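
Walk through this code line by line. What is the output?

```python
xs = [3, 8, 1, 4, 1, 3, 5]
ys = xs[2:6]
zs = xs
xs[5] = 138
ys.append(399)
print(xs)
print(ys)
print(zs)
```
[3, 8, 1, 4, 1, 138, 5]
[1, 4, 1, 3, 399]
[3, 8, 1, 4, 1, 138, 5]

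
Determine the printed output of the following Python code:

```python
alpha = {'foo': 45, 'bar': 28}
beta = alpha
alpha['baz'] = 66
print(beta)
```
{'foo': 45, 'bar': 28, 'baz': 66}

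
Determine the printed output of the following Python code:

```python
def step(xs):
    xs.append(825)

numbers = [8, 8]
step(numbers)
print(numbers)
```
[8, 8, 825]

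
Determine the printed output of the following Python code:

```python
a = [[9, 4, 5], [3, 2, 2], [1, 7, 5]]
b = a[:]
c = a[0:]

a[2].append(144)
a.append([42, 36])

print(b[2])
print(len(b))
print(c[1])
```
[1, 7, 5, 144]
3
[3, 2, 2]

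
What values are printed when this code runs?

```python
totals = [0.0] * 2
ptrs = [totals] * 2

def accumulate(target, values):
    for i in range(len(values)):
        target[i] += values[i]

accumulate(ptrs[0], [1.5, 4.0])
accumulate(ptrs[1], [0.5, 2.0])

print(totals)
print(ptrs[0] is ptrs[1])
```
[2.0, 6.0]
True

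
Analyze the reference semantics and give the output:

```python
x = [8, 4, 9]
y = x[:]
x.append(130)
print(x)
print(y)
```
[8, 4, 9, 130]
[8, 4, 9]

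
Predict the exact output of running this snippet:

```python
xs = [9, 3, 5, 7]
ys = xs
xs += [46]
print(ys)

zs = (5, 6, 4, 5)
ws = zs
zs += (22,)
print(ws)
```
[9, 3, 5, 7, 46]
(5, 6, 4, 5)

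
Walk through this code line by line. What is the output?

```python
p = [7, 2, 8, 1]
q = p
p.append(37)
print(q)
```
[7, 2, 8, 1, 37]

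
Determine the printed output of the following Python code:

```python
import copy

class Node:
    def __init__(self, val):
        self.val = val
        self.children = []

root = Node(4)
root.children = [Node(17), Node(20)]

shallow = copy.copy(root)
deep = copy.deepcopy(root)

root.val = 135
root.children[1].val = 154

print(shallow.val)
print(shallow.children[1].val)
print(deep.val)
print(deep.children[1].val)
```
4
154
4
20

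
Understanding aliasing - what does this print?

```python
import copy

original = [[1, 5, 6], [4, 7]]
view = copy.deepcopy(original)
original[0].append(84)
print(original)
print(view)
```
[[1, 5, 6, 84], [4, 7]]
[[1, 5, 6], [4, 7]]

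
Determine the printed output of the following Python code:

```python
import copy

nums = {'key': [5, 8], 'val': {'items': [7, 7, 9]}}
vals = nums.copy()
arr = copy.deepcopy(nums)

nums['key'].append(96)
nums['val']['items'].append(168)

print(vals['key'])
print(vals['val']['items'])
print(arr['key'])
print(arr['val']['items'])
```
[5, 8, 96]
[7, 7, 9, 168]
[5, 8]
[7, 7, 9]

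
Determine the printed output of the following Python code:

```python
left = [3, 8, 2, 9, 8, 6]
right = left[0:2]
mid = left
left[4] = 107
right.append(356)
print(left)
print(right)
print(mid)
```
[3, 8, 2, 9, 107, 6]
[3, 8, 356]
[3, 8, 2, 9, 107, 6]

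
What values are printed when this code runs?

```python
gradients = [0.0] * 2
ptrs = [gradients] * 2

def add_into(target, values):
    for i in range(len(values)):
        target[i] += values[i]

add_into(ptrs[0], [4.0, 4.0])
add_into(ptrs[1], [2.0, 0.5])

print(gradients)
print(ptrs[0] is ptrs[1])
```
[6.0, 4.5]
True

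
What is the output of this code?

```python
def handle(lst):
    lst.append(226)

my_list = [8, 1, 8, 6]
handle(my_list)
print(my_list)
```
[8, 1, 8, 6, 226]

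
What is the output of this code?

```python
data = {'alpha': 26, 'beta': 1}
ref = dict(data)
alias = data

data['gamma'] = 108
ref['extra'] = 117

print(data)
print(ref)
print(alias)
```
{'alpha': 26, 'beta': 1, 'gamma': 108}
{'alpha': 26, 'beta': 1, 'extra': 117}
{'alpha': 26, 'beta': 1, 'gamma': 108}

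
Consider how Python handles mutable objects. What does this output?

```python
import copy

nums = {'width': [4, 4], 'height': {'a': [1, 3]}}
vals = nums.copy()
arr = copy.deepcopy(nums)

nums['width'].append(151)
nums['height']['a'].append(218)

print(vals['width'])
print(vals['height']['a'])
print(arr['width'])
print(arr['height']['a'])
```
[4, 4, 151]
[1, 3, 218]
[4, 4]
[1, 3]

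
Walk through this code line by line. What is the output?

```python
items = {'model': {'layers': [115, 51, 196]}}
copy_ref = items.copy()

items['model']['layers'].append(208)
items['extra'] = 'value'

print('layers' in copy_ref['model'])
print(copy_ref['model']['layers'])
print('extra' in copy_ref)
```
True
[115, 51, 196, 208]
False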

> [Task statement]: What is needed is a word-for-word copy of all the material.

> [Output]:
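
Walk through this code line by line. What is the output?

```python
xs = [3, 8, 1, 4, 1, 3, 5]
ys = xs[2:6]
zs = xs
xs[5] = 138
ys.append(399)
print(xs)
print(ys)
print(zs)
```
[3, 8, 1, 4, 1, 138, 5]
[1, 4, 1, 3, 399]
[3, 8, 1, 4, 1, 138, 5]

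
Determine the printed output of the following Python code:

```python
alpha = {'foo': 45, 'bar': 28}
beta = alpha
alpha['baz'] = 66
print(beta)
```
{'foo': 45, 'bar': 28, 'baz': 66}

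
Determine the printed output of the following Python code:

```python
def step(xs):
    xs.append(825)

numbers = [8, 8]
step(numbers)
print(numbers)
```
[8, 8, 825]

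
Determine the printed output of the following Python code:

```python
a = [[9, 4, 5], [3, 2, 2], [1, 7, 5]]
b = a[:]
c = a[0:]

a[2].append(144)
a.append([42, 36])

print(b[2])
print(len(b))
print(c[1])
```
[1, 7, 5, 144]
3
[3, 2, 2]

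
What values are printed when this code runs?

```python
totals = [0.0] * 2
ptrs = [totals] * 2

def accumulate(target, values):
    for i in range(len(values)):
        target[i] += values[i]

accumulate(ptrs[0], [1.5, 4.0])
accumulate(ptrs[1], [0.5, 2.0])

print(totals)
print(ptrs[0] is ptrs[1])
```
[2.0, 6.0]
True

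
Analyze the reference semantics and give the output:

```python
x = [8, 4, 9]
y = x[:]
x.append(130)
print(x)
print(y)
```
[8, 4, 9, 130]
[8, 4, 9]

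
Predict the exact output of running this snippet:

```python
xs = [9, 3, 5, 7]
ys = xs
xs += [46]
print(ys)

zs = (5, 6, 4, 5)
ws = zs
zs += (22,)
print(ws)
```
[9, 3, 5, 7, 46]
(5, 6, 4, 5)

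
Walk through this code line by line. What is the output?

```python
p = [7, 2, 8, 1]
q = p
p.append(37)
print(q)
```
[7, 2, 8, 1, 37]

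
Determine the printed output of the following Python code:

```python
import copy

class Node:
    def __init__(self, val):
        self.val = val
        self.children = []

root = Node(4)
root.children = [Node(17), Node(20)]

shallow = copy.copy(root)
deep = copy.deepcopy(root)

root.val = 135
root.children[1].val = 154

print(shallow.val)
print(shallow.children[1].val)
print(deep.val)
print(deep.children[1].val)
```
4
154
4
20

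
Understanding aliasing - what does this print?

```python
import copy

original = [[1, 5, 6], [4, 7]]
view = copy.deepcopy(original)
original[0].append(84)
print(original)
print(view)
```
[[1, 5, 6, 84], [4, 7]]
[[1, 5, 6], [4, 7]]

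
Determine the printed output of the following Python code:

```python
import copy

nums = {'key': [5, 8], 'val': {'items': [7, 7, 9]}}
vals = nums.copy()
arr = copy.deepcopy(nums)

nums['key'].append(96)
nums['val']['items'].append(168)

print(vals['key'])
print(vals['val']['items'])
print(arr['key'])
print(arr['val']['items'])
```
[5, 8, 96]
[7, 7, 9, 168]
[5, 8]
[7, 7, 9]

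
Determine the printed output of the following Python code:

```python
left = [3, 8, 2, 9, 8, 6]
right = left[0:2]
mid = left
left[4] = 107
right.append(356)
print(left)
print(right)
print(mid)
```
[3, 8, 2, 9, 107, 6]
[3, 8, 356]
[3, 8, 2, 9, 107, 6]

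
What values are printed when this code runs?

```python
gradients = [0.0] * 2
ptrs = [gradients] * 2

def add_into(target, values):
    for i in range(len(values)):
        target[i] += values[i]

add_into(ptrs[0], [4.0, 4.0])
add_into(ptrs[1], [2.0, 0.5])

print(gradients)
print(ptrs[0] is ptrs[1])
```
[6.0, 4.5]
True

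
What is the output of this code?

```python
def handle(lst):
    lst.append(226)

my_list = [8, 1, 8, 6]
handle(my_list)
print(my_list)
```
[8, 1, 8, 6, 226]

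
What is the output of this code?

```python
data = {'alpha': 26, 'beta': 1}
ref = dict(data)
alias = data

data['gamma'] = 108
ref['extra'] = 117

print(data)
print(ref)
print(alias)
```
{'alpha': 26, 'beta': 1, 'gamma': 108}
{'alpha': 26, 'beta': 1, 'extra': 117}
{'alpha': 26, 'beta': 1, 'gamma': 108}

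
Consider how Python handles mutable objects. What does this output?

```python
import copy

nums = {'width': [4, 4], 'height': {'a': [1, 3]}}
vals = nums.copy()
arr = copy.deepcopy(nums)

nums['width'].append(151)
nums['height']['a'].append(218)

print(vals['width'])
print(vals['height']['a'])
print(arr['width'])
print(arr['height']['a'])
```
[4, 4, 151]
[1, 3, 218]
[4, 4]
[1, 3]

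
Walk through this code line by line. What is the output?

```python
items = {'model': {'layers': [115, 51, 196]}}
copy_ref = items.copy()

items['model']['layers'].append(208)
items['extra'] = 'value'

print('layers' in copy_ref['model'])
print(copy_ref['model']['layers'])
print('extra' in copy_ref)
```
True
[115, 51, 196, 208]
False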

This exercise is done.